**Records for this exercise**
Start of Block
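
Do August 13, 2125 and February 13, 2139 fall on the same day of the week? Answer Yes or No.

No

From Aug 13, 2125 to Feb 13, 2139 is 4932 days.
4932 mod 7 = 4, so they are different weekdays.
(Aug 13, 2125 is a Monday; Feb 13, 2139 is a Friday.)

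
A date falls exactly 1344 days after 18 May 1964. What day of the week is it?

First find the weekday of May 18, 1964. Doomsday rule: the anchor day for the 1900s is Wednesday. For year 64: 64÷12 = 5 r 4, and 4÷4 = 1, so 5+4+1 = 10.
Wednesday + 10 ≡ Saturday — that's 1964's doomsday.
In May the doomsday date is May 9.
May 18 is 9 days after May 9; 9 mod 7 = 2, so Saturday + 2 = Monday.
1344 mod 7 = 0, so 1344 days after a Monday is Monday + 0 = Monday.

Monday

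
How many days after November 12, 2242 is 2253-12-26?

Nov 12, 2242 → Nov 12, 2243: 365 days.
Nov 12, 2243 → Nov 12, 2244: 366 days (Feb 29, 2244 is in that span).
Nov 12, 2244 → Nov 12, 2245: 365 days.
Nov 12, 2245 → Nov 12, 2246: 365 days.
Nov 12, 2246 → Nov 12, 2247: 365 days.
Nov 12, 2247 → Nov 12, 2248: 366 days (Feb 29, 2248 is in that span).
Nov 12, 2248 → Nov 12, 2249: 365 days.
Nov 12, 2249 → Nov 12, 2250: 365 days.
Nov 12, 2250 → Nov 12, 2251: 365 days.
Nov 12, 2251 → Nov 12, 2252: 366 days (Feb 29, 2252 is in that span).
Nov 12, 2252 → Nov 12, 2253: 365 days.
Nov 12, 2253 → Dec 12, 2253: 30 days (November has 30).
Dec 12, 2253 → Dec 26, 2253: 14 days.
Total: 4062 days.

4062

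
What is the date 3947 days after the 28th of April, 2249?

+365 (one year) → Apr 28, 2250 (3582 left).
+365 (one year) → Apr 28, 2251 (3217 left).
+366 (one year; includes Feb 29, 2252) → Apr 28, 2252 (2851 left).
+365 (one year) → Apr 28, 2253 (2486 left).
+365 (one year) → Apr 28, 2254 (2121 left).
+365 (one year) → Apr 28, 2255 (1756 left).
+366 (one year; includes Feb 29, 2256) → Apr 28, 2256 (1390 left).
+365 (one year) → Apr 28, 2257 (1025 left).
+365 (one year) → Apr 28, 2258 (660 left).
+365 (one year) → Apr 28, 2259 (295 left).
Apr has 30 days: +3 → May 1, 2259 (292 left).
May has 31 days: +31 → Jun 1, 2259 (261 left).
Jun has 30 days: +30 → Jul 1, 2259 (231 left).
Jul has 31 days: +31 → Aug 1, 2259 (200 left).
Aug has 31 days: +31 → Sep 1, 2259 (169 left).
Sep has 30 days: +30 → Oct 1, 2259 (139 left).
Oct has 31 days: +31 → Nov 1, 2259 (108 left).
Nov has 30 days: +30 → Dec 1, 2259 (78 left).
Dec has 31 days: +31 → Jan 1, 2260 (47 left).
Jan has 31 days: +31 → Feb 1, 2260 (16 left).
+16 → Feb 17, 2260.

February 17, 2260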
End of Block
**Problem details**
Set every record down again exactly as written.

**Output of the exercise**
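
Do August 13, 2125 and February 13, 2139 fall on the same day of the week? Answer Yes or No.

No

From Aug 13, 2125 to Feb 13, 2139 is 4932 days.
4932 mod 7 = 4, so they are different weekdays.
(Aug 13, 2125 is a Monday; Feb 13, 2139 is a Friday.)

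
A date falls exactly 1344 days after 18 May 1964. What day of the week is it?

First find the weekday of May 18, 1964. Doomsday rule: the anchor day for the 1900s is Wednesday. For year 64: 64÷12 = 5 r 4, and 4÷4 = 1, so 5+4+1 = 10.
Wednesday + 10 ≡ Saturday — that's 1964's doomsday.
In May the doomsday date is May 9.
May 18 is 9 days after May 9; 9 mod 7 = 2, so Saturday + 2 = Monday.
1344 mod 7 = 0, so 1344 days after a Monday is Monday + 0 = Monday.

Monday

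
How many days after November 12, 2242 is 2253-12-26?

Nov 12, 2242 → Nov 12, 2243: 365 days.
Nov 12, 2243 → Nov 12, 2244: 366 days (Feb 29, 2244 is in that span).
Nov 12, 2244 → Nov 12, 2245: 365 days.
Nov 12, 2245 → Nov 12, 2246: 365 days.
Nov 12, 2246 → Nov 12, 2247: 365 days.
Nov 12, 2247 → Nov 12, 2248: 366 days (Feb 29, 2248 is in that span).
Nov 12, 2248 → Nov 12, 2249: 365 days.
Nov 12, 2249 → Nov 12, 2250: 365 days.
Nov 12, 2250 → Nov 12, 2251: 365 days.
Nov 12, 2251 → Nov 12, 2252: 366 days (Feb 29, 2252 is in that span).
Nov 12, 2252 → Nov 12, 2253: 365 days.
Nov 12, 2253 → Dec 12, 2253: 30 days (November has 30).
Dec 12, 2253 → Dec 26, 2253: 14 days.
Total: 4062 days.

4062

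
What is the date 3947 days after the 28th of April, 2249?

+365 (one year) → Apr 28, 2250 (3582 left).
+365 (one year) → Apr 28, 2251 (3217 left).
+366 (one year; includes Feb 29, 2252) → Apr 28, 2252 (2851 left).
+365 (one year) → Apr 28, 2253 (2486 left).
+365 (one year) → Apr 28, 2254 (2121 left).
+365 (one year) → Apr 28, 2255 (1756 left).
+366 (one year; includes Feb 29, 2256) → Apr 28, 2256 (1390 left).
+365 (one year) → Apr 28, 2257 (1025 left).
+365 (one year) → Apr 28, 2258 (660 left).
+365 (one year) → Apr 28, 2259 (295 left).
Apr has 30 days: +3 → May 1, 2259 (292 left).
May has 31 days: +31 → Jun 1, 2259 (261 left).
Jun has 30 days: +30 → Jul 1, 2259 (231 left).
Jul has 31 days: +31 → Aug 1, 2259 (200 left).
Aug has 31 days: +31 → Sep 1, 2259 (169 left).
Sep has 30 days: +30 → Oct 1, 2259 (139 left).
Oct has 31 days: +31 → Nov 1, 2259 (108 left).
Nov has 30 days: +30 → Dec 1, 2259 (78 left).
Dec has 31 days: +31 → Jan 1, 2260 (47 left).
Jan has 31 days: +31 → Feb 1, 2260 (16 left).
+16 → Feb 17, 2260.

February 17, 2260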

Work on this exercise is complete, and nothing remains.